**How to complete this task**
Below are records; reproduce exactly the lines from the one containing "z | -2 | 0 | 2 | 4" through the end, both included, and only those.
**** Record extracts ****
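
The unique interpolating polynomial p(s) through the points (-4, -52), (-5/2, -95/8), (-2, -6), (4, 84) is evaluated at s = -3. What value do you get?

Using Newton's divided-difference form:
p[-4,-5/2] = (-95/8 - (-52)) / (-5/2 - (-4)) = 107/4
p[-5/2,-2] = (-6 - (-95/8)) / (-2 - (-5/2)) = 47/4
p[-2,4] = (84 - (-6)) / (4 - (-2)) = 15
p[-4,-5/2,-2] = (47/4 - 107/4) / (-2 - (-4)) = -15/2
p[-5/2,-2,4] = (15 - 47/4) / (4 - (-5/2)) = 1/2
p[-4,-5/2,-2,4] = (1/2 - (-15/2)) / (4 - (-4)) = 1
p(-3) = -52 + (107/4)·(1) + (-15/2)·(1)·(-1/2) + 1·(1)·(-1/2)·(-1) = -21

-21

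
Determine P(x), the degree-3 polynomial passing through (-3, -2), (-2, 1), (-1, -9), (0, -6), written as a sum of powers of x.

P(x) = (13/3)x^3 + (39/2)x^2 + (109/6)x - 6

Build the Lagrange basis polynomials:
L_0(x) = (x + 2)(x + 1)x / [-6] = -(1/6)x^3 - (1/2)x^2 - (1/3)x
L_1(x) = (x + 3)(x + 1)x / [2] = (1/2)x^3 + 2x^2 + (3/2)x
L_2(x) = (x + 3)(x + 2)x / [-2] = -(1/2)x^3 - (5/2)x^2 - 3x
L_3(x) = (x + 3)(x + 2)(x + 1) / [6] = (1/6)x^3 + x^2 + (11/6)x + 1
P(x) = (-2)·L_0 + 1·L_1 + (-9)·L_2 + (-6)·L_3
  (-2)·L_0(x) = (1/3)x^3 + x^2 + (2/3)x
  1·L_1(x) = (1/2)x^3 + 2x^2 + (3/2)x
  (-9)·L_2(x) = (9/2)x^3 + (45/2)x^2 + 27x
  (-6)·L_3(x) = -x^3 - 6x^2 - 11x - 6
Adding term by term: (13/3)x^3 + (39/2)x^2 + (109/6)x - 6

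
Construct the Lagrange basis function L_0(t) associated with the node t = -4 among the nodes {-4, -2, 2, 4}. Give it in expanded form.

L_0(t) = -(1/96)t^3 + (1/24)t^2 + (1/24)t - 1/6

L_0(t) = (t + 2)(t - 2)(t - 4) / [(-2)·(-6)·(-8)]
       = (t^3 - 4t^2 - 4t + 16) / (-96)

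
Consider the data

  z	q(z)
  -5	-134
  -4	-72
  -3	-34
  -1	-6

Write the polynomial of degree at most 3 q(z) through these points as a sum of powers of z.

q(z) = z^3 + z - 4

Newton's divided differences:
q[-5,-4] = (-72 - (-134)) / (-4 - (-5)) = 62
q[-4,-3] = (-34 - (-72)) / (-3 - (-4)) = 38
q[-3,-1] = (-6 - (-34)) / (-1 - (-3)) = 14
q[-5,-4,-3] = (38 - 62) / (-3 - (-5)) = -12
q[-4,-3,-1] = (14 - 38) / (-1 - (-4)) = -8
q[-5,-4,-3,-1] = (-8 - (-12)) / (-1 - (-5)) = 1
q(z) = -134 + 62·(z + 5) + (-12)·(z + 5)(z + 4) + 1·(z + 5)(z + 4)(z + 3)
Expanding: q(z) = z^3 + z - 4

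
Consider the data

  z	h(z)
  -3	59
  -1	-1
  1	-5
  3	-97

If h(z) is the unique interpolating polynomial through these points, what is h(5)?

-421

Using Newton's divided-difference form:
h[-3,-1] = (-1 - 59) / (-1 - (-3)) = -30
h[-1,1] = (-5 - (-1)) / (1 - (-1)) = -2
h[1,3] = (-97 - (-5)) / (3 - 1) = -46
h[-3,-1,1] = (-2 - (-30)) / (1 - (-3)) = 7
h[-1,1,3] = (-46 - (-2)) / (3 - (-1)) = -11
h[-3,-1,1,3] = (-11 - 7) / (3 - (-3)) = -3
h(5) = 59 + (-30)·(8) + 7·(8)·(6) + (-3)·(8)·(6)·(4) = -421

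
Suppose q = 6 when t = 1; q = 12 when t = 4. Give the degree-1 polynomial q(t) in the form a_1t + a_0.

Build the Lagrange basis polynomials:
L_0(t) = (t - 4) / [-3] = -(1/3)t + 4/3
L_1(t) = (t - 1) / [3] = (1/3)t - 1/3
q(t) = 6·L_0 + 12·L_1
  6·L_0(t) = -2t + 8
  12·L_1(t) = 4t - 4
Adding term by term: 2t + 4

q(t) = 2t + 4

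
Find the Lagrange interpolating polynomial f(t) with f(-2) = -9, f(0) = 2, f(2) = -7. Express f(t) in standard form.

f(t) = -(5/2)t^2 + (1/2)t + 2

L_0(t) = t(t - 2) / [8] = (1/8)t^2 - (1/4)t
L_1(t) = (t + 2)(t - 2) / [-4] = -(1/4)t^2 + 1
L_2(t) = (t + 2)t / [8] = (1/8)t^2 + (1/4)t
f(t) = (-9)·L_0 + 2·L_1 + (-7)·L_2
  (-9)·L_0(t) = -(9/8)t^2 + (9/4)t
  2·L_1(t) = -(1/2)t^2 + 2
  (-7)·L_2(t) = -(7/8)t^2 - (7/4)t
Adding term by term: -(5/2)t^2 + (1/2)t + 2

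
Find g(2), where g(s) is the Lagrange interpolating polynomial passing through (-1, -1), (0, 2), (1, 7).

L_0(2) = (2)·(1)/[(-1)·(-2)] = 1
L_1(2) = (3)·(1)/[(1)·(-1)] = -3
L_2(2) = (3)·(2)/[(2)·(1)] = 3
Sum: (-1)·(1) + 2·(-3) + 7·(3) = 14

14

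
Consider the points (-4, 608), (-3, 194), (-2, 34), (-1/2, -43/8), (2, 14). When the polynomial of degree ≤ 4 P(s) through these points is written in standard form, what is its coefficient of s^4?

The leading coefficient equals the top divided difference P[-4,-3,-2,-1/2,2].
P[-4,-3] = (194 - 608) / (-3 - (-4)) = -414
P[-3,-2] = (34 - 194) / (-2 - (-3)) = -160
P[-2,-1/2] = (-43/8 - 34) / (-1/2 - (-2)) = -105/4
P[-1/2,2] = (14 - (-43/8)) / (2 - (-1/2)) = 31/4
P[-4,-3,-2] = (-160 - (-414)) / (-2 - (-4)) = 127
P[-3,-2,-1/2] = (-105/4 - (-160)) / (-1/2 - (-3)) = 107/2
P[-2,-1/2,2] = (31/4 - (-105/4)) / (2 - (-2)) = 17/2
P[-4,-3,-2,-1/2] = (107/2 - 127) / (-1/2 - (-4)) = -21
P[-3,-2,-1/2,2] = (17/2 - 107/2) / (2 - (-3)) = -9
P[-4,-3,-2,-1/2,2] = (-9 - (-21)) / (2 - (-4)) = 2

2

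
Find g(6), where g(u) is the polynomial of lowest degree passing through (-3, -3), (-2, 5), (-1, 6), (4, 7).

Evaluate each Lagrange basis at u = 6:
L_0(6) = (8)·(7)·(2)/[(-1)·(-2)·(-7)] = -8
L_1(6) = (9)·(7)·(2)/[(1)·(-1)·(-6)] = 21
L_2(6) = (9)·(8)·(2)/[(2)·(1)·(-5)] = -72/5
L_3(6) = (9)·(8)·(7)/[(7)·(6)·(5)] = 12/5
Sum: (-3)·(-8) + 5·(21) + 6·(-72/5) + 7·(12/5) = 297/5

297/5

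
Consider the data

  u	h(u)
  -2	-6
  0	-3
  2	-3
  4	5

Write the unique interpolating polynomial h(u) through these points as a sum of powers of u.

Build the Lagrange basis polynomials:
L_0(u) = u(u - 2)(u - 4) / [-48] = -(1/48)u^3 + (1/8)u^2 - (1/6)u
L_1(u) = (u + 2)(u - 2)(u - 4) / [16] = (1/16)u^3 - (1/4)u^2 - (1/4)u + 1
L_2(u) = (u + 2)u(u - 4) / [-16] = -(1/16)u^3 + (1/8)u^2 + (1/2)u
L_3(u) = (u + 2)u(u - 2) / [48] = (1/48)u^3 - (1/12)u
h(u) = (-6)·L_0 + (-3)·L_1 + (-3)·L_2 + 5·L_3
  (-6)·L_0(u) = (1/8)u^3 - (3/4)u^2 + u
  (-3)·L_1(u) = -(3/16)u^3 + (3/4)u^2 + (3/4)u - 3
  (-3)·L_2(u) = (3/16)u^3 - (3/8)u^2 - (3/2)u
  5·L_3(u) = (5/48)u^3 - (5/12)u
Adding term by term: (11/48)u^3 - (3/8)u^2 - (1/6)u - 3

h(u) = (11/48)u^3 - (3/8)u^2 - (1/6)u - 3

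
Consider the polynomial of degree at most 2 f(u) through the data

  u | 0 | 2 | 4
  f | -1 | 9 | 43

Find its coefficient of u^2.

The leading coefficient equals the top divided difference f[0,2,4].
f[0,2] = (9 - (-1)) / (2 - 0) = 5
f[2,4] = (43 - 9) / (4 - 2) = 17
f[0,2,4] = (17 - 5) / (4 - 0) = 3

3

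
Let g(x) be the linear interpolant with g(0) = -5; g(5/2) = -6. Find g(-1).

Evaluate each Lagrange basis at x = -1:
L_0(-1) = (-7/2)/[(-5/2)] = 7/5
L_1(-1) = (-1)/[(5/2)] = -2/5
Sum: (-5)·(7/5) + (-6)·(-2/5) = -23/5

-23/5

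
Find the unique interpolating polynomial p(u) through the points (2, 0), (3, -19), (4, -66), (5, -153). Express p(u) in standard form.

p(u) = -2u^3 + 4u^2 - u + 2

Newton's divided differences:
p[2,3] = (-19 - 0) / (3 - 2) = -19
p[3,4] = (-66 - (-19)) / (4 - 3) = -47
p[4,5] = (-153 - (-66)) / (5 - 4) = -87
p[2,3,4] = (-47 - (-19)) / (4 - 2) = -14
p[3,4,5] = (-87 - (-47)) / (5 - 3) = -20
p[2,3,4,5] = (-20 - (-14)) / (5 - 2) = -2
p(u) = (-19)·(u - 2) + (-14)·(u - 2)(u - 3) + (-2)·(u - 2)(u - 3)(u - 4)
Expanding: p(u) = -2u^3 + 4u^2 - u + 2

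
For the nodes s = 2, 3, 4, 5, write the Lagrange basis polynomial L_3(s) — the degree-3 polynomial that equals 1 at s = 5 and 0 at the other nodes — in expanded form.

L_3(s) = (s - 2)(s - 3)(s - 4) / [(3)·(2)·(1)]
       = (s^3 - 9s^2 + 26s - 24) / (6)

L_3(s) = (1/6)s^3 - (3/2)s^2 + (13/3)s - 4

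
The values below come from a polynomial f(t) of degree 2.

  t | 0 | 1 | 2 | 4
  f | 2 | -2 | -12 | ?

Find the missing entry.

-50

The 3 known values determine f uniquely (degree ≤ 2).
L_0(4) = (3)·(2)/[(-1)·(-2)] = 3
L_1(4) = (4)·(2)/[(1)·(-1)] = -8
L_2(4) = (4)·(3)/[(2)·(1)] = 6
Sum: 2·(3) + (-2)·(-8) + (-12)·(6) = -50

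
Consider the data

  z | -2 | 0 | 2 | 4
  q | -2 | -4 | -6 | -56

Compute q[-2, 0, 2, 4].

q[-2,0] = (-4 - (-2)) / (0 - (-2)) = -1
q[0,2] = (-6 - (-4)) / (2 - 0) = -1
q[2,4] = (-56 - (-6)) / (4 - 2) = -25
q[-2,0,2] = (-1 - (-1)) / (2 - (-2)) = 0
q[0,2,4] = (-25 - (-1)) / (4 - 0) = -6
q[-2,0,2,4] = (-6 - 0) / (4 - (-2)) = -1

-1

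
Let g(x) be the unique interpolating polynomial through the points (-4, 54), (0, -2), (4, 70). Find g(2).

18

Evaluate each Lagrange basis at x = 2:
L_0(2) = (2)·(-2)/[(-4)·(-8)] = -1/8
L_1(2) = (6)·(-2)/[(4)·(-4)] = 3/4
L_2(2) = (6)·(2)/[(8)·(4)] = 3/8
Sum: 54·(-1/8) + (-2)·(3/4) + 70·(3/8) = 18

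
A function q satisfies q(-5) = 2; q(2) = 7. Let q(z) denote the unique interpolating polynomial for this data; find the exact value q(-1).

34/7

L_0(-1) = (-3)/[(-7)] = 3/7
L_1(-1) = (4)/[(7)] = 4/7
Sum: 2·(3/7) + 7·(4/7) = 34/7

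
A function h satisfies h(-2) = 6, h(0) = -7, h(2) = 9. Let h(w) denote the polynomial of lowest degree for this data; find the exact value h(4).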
****
**Output of the exercise**
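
  z | -2 | 0 | 2 | 4
  q | -2 | -4 | -6 | -56

Compute q[-2, 0, 2, 4].

q[-2,0] = (-4 - (-2)) / (0 - (-2)) = -1
q[0,2] = (-6 - (-4)) / (2 - 0) = -1
q[2,4] = (-56 - (-6)) / (4 - 2) = -25
q[-2,0,2] = (-1 - (-1)) / (2 - (-2)) = 0
q[0,2,4] = (-25 - (-1)) / (4 - 0) = -6
q[-2,0,2,4] = (-6 - 0) / (4 - (-2)) = -1

-1

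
Let g(x) be the unique interpolating polynomial through the points (-4, 54), (0, -2), (4, 70). Find g(2).

18

Evaluate each Lagrange basis at x = 2:
L_0(2) = (2)·(-2)/[(-4)·(-8)] = -1/8
L_1(2) = (6)·(-2)/[(4)·(-4)] = 3/4
L_2(2) = (6)·(2)/[(8)·(4)] = 3/8
Sum: 54·(-1/8) + (-2)·(3/4) + 70·(3/8) = 18

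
A function q satisfies q(-5) = 2; q(2) = 7. Let q(z) denote the unique interpolating polynomial for this data; find the exact value q(-1).

34/7

L_0(-1) = (-3)/[(-7)] = 3/7
L_1(-1) = (4)/[(7)] = 4/7
Sum: 2·(3/7) + 7·(4/7) = 34/7

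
A function h satisfies h(-2) = 6, h(0) = -7, h(2) = 9. Let h(w) denote the polynomial of lowest degree for this data; find the exact value h(4).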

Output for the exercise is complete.